### YOUR TASK:
Give back every entry below, exactly as written.

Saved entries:
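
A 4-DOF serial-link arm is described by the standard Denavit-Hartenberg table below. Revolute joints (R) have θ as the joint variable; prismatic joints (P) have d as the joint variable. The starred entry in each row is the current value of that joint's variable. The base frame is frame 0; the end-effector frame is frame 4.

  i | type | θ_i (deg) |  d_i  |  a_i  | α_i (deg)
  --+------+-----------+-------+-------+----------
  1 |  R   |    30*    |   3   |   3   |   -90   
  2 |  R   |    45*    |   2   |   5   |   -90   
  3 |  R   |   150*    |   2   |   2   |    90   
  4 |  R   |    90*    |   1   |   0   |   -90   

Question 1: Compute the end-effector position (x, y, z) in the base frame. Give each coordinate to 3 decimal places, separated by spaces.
after link 1: o_1 = (2.5981, 1.5000, 3.0000)
after link 2: o_2 = (4.6599, 4.9998, -0.5355)
after link 3: o_3 = (2.8745, 2.8143, -0.7250)
after link 4: o_4 = (3.6137, 2.2411, -1.0786)

3.614 2.241 -1.079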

### ANSWER BELOW:
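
A 4-DOF serial-link arm is described by the standard Denavit-Hartenberg table below. Revolute joints (R) have θ as the joint variable; prismatic joints (P) have d as the joint variable. The starred entry in each row is the current value of that joint's variable. The base frame is frame 0; the end-effector frame is frame 4.

  i | type | θ_i (deg) |  d_i  |  a_i  | α_i (deg)
  --+------+-----------+-------+-------+----------
  1 |  R   |    30*    |   3   |   3   |   -90   
  2 |  R   |    45*    |   2   |   5   |   -90   
  3 |  R   |   150*    |   2   |   2   |    90   
  4 |  R   |    90*    |   1   |   0   |   -90   

Question 1: Compute the end-effector position (x, y, z) in the base frame. Give each coordinate to 3 decimal places, separated by spaces.
after link 1: o_1 = (2.5981, 1.5000, 3.0000)
after link 2: o_2 = (4.6599, 4.9998, -0.5355)
after link 3: o_3 = (2.8745, 2.8143, -0.7250)
after link 4: o_4 = (3.6137, 2.2411, -1.0786)

3.614 2.241 -1.079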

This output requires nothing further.